**Your instructions:** Take from the records below each line that holds "front".

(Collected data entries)
══════════

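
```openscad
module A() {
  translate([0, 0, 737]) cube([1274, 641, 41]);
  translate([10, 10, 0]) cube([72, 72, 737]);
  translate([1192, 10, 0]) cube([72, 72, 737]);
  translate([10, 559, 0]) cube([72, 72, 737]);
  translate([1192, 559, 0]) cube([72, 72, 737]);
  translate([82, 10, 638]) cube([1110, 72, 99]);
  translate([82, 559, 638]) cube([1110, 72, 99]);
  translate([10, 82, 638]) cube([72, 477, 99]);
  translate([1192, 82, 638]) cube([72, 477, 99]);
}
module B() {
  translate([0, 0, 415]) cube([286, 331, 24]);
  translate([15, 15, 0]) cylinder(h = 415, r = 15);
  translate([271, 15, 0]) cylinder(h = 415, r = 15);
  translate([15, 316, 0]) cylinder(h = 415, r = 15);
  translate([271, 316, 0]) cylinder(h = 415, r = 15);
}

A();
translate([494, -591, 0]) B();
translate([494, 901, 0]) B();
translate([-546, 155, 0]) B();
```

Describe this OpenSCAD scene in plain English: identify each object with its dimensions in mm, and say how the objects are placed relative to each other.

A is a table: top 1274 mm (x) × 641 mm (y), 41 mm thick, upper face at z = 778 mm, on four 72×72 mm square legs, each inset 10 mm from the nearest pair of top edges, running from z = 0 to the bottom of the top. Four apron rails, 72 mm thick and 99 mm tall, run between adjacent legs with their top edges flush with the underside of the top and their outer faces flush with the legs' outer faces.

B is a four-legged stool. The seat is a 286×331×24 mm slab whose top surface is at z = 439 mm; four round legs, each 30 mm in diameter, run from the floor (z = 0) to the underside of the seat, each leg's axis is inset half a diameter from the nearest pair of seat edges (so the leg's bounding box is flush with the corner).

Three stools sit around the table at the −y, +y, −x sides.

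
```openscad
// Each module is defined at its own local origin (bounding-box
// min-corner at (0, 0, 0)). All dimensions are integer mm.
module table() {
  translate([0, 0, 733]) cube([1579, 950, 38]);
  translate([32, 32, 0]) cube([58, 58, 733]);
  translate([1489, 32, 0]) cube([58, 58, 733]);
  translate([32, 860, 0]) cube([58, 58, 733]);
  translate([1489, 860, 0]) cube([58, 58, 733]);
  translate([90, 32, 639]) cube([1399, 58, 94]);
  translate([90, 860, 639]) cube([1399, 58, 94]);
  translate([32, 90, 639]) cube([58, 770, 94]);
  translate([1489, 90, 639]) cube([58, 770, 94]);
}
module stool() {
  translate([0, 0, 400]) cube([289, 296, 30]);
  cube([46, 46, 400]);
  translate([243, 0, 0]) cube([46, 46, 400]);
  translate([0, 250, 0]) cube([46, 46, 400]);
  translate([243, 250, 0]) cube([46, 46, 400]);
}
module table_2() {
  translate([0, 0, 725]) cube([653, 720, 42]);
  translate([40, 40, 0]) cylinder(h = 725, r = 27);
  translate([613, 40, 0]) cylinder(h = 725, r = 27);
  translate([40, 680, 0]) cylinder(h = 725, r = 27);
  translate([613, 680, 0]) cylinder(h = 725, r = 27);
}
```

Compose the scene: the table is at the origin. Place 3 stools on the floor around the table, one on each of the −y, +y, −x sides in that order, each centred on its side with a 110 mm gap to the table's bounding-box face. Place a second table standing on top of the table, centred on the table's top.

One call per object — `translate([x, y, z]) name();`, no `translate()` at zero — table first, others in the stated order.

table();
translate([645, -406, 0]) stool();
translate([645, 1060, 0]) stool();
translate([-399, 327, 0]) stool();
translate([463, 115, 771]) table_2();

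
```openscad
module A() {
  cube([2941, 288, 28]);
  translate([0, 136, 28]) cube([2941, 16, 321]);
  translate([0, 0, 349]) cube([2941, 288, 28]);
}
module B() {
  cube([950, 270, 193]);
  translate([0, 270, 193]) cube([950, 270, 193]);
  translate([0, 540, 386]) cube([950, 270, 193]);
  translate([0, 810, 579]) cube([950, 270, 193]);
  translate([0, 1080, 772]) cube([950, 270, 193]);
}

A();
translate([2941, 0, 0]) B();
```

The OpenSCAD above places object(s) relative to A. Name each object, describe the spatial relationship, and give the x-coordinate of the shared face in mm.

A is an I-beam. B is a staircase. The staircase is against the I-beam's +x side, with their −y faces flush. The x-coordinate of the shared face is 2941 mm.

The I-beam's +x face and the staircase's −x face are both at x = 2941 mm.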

══════════

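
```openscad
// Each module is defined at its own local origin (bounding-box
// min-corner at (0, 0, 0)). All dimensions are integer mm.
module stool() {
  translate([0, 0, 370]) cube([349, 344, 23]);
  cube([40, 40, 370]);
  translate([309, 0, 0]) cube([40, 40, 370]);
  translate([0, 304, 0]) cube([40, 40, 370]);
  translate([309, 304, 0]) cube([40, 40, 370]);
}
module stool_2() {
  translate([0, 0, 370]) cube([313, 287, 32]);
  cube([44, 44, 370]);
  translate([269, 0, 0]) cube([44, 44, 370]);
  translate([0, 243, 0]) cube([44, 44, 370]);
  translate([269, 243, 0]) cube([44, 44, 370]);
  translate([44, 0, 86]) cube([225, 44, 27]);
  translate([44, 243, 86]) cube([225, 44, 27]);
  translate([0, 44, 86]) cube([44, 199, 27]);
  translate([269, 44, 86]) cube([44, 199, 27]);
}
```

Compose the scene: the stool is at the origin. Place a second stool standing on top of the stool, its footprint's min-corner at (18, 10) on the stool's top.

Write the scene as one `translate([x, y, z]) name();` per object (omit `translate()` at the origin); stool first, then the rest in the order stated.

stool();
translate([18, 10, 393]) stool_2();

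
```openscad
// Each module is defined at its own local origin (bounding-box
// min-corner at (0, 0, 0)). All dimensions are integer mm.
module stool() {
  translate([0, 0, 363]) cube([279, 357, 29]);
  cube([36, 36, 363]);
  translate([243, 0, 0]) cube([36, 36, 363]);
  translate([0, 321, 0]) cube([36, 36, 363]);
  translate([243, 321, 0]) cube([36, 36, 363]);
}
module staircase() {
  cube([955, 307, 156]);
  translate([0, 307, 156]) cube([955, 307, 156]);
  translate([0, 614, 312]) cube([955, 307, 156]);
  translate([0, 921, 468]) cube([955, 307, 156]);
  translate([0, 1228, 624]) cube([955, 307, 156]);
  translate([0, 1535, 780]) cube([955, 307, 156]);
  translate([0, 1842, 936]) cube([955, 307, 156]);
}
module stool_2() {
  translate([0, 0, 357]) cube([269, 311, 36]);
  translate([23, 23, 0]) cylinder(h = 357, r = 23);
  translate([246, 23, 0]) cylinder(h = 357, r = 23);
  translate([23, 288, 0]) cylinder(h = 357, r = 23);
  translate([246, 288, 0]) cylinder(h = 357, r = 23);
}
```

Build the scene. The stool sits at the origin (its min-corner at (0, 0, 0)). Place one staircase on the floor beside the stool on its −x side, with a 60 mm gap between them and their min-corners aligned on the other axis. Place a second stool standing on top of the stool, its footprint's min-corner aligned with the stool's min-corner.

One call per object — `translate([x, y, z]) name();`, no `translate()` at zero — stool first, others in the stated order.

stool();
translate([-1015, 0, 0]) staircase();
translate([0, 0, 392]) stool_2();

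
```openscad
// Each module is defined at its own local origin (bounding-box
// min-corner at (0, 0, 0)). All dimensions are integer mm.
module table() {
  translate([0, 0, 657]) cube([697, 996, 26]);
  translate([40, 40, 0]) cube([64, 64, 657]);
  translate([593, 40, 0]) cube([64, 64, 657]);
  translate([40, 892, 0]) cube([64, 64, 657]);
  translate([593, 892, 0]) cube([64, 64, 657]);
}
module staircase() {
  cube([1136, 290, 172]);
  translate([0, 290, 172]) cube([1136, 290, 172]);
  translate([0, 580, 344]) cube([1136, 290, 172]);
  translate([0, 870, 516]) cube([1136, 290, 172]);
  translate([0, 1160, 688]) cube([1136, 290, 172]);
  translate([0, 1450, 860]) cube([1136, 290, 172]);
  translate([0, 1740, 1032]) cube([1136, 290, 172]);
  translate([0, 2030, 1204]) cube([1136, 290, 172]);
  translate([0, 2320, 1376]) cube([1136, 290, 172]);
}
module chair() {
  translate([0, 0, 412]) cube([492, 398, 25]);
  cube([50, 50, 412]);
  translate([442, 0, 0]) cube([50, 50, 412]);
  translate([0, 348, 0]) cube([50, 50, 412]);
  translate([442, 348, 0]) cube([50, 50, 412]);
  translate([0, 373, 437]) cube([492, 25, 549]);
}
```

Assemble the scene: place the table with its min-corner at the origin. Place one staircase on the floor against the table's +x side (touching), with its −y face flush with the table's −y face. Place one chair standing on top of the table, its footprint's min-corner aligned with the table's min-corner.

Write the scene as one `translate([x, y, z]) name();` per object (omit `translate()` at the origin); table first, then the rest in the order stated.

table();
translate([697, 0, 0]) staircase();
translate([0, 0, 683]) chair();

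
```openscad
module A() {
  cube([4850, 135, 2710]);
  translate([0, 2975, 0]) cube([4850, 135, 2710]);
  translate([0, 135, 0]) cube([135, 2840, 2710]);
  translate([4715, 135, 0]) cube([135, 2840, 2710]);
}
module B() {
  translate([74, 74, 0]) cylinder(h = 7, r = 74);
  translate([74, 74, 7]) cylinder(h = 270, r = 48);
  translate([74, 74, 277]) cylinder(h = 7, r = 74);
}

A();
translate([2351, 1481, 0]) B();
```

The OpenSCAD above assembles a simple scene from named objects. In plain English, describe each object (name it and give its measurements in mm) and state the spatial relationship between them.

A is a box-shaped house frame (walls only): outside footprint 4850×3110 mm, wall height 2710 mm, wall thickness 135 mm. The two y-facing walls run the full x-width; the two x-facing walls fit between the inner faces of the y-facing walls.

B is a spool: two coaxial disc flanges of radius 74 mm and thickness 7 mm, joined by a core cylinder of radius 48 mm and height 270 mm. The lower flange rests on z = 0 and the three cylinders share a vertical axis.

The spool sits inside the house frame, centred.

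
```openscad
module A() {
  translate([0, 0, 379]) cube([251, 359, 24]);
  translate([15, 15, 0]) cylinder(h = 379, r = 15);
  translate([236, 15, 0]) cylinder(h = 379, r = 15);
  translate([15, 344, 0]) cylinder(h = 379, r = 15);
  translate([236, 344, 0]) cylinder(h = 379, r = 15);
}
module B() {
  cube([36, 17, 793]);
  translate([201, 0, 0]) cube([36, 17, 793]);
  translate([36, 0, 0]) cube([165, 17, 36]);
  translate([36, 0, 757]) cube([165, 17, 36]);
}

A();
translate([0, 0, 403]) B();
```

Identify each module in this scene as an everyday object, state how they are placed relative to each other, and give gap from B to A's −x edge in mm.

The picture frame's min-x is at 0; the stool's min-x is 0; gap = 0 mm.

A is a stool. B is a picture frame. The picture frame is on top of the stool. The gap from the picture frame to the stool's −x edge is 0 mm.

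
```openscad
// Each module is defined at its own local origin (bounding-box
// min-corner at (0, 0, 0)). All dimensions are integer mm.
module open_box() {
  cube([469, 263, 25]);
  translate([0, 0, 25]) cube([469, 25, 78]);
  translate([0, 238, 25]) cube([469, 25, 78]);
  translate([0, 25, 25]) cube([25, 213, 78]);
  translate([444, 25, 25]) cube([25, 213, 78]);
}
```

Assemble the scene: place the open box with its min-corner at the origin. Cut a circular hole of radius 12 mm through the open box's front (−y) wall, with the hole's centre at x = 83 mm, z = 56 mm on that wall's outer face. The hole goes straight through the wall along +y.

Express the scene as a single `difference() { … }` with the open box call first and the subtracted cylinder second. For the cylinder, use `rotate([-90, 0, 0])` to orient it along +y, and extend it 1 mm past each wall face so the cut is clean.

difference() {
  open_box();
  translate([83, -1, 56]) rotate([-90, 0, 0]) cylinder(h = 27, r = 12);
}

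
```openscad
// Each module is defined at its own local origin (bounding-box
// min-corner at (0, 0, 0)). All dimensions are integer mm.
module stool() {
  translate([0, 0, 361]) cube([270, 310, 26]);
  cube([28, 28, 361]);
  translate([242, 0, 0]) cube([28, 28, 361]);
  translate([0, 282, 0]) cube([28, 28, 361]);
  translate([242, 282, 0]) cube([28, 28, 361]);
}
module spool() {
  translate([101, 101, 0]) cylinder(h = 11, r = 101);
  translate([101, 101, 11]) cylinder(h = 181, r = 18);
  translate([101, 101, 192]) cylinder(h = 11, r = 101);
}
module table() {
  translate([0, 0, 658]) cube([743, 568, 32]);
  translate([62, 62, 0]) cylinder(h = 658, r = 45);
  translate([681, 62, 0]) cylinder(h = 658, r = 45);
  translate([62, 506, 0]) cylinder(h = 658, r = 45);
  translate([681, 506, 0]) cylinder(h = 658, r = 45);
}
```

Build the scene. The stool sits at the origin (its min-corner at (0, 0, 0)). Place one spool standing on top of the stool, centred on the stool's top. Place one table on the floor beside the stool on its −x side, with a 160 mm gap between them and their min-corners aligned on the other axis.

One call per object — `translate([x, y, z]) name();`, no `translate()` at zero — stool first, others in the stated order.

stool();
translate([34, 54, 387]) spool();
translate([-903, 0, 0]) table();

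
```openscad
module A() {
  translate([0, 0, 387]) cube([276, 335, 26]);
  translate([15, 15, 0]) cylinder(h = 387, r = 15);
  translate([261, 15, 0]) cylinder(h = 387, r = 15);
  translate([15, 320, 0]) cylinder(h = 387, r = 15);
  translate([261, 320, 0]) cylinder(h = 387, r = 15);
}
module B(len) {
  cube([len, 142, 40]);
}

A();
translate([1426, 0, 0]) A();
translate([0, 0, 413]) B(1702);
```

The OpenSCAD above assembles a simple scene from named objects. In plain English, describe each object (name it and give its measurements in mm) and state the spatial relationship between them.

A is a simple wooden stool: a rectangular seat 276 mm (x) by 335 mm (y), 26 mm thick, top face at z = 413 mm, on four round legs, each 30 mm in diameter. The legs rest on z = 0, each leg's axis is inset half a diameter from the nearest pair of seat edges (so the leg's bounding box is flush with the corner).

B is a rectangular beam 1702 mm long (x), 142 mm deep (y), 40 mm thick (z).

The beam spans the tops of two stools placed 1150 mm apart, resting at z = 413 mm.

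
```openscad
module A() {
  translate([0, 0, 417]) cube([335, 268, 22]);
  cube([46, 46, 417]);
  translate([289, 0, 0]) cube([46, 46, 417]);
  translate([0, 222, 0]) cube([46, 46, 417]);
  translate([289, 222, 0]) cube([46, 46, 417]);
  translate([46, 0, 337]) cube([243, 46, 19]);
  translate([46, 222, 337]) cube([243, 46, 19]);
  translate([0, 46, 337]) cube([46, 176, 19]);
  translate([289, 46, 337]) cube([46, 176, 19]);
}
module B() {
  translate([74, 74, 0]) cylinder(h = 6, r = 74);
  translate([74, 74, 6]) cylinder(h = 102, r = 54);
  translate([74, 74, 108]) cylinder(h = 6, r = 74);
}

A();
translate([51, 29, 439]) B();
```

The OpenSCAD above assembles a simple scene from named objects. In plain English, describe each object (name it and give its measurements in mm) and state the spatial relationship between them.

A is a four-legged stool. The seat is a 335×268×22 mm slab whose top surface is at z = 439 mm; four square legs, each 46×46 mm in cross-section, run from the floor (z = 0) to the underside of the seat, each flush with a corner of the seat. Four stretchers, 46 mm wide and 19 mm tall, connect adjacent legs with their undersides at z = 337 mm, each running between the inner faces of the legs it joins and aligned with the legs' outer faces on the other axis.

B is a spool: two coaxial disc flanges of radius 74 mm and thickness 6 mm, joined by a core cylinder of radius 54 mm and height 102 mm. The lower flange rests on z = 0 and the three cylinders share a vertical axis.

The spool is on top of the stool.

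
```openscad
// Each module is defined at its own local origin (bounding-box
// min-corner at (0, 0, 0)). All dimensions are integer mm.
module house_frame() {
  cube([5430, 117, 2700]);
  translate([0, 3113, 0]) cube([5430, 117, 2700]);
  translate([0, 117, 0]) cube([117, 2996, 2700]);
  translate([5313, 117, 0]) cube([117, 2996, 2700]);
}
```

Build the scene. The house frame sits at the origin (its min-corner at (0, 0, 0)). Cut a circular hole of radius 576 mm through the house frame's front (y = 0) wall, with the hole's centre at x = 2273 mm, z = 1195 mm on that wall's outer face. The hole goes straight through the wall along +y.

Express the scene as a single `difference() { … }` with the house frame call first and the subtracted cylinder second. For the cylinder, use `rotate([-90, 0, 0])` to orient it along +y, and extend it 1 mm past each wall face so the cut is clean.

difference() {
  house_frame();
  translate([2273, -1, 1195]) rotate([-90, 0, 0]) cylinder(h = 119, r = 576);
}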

══════════

**Response area:**
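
Assemble the scene: place the open box with its min-corner at the origin. Cut a circular hole of radius 12 mm through the open box's front (−y) wall, with the hole's centre at x = 83 mm, z = 56 mm on that wall's outer face. The hole goes straight through the wall along +y.
Build the scene. The house frame sits at the origin (its min-corner at (0, 0, 0)). Cut a circular hole of radius 576 mm through the house frame's front (y = 0) wall, with the hole's centre at x = 2273 mm, z = 1195 mm on that wall's outer face. The hole goes straight through the wall along +y.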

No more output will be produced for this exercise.